Go through the data below and gather each line containing "What".
#### TASK INPUTS
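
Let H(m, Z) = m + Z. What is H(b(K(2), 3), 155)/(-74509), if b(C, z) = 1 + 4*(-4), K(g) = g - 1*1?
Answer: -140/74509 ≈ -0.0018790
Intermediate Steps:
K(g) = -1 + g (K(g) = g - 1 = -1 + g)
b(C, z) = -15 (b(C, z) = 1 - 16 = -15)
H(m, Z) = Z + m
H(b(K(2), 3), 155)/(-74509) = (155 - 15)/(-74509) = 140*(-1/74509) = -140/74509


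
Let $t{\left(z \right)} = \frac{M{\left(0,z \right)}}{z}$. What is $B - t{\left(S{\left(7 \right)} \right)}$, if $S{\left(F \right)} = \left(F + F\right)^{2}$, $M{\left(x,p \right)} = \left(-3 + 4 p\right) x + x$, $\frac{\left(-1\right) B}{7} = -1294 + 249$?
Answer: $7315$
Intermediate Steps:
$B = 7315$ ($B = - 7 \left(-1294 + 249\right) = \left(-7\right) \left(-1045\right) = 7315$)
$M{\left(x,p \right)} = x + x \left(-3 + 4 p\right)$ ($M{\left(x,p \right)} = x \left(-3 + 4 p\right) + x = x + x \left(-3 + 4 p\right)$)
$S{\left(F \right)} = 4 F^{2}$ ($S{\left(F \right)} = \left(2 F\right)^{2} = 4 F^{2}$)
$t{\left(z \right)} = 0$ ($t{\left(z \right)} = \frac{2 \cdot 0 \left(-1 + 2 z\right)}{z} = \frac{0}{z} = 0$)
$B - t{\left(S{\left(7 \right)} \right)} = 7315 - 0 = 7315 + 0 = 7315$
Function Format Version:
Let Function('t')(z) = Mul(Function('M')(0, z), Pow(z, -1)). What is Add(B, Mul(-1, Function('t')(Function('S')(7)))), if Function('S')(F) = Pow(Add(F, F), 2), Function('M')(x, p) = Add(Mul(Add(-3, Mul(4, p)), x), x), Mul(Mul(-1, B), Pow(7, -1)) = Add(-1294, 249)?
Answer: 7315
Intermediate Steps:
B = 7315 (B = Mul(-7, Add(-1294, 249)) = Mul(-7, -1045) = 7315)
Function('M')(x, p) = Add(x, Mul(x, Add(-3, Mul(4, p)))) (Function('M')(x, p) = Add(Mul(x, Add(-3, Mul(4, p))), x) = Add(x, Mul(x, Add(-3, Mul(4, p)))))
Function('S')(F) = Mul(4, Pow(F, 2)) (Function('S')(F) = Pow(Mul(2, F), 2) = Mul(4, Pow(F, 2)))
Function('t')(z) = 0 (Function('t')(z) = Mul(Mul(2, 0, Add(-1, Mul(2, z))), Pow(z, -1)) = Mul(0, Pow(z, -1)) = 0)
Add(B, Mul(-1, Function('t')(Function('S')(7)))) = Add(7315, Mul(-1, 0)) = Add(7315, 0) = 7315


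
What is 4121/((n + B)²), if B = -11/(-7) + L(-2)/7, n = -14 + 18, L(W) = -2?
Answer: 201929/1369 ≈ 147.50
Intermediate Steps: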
########
#### TASK INPUTS
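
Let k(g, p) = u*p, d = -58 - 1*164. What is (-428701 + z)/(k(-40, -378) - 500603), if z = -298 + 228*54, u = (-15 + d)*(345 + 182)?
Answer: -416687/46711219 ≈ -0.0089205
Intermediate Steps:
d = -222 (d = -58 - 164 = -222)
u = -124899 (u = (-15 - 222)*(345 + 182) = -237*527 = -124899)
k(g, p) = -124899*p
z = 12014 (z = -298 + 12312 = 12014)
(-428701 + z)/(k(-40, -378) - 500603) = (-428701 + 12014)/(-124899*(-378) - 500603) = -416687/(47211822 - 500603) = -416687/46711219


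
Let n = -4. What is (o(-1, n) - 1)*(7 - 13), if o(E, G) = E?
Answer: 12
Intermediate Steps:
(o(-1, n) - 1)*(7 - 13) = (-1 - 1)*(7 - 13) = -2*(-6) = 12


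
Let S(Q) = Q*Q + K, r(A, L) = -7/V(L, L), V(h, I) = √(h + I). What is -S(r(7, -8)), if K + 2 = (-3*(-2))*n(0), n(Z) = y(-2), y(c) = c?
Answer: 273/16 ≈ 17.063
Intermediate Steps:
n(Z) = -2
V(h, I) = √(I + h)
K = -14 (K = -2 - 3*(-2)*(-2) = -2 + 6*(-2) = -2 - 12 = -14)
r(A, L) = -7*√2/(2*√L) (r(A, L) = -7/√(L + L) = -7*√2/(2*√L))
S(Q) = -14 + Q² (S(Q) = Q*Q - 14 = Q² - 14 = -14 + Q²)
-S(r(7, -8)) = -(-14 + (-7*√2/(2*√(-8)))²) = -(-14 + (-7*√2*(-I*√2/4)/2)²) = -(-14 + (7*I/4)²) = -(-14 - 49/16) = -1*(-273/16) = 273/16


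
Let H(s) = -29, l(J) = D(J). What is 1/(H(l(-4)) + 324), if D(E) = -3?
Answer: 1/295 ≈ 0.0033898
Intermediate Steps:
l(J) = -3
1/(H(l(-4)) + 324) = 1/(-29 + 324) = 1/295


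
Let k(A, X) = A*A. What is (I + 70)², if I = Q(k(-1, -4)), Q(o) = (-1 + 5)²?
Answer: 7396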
########
#### TASK INPUTS
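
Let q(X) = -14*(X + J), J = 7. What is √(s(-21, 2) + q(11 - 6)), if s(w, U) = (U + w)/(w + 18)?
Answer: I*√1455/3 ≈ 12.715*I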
########
== SOLUTION TO THE EXERCISE ==
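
Let H(m, Z) = m + Z. What is H(b(K(2), 3), 155)/(-74509), if b(C, z) = 1 + 4*(-4), K(g) = g - 1*1?
Let $t{\left(z \right)} = \frac{M{\left(0,z \right)}}{z}$. What is $B - t{\left(S{\left(7 \right)} \right)}$, if $S{\left(F \right)} = \left(F + F\right)^{2}$, $M{\left(x,p \right)} = \left(-3 + 4 p\right) x + x$, $\frac{\left(-1\right) B}{7} = -1294 + 249$?
Let Function('t')(z) = Mul(Function('M')(0, z), Pow(z, -1)). What is Add(B, Mul(-1, Function('t')(Function('S')(7)))), if Function('S')(F) = Pow(Add(F, F), 2), Function('M')(x, p) = Add(Mul(Add(-3, Mul(4, p)), x), x), Mul(Mul(-1, B), Pow(7, -1)) = Add(-1294, 249)?
What is 4121/((n + B)²), if B = -11/(-7) + L(-2)/7, n = -14 + 18, L(W) = -2?
Let k(g, p) = u*p, d = -58 - 1*164. What is (-428701 + z)/(k(-40, -378) - 500603), if z = -298 + 228*54, u = (-15 + d)*(345 + 182)?
Let n = -4. What is (o(-1, n) - 1)*(7 - 13), if o(E, G) = E?
Let S(Q) = Q*Q + K, r(A, L) = -7/V(L, L), V(h, I) = √(h + I). What is -S(r(7, -8)), if K + 2 = (-3*(-2))*n(0), n(Z) = y(-2), y(c) = c?
Let H(s) = -29, l(J) = D(J). What is 1/(H(l(-4)) + 324), if D(E) = -3?
Let k(A, X) = A*A. What is (I + 70)², if I = Q(k(-1, -4)), Q(o) = (-1 + 5)²?
Let q(X) = -14*(X + J), J = 7. What is √(s(-21, 2) + q(11 - 6)), if s(w, U) = (U + w)/(w + 18)?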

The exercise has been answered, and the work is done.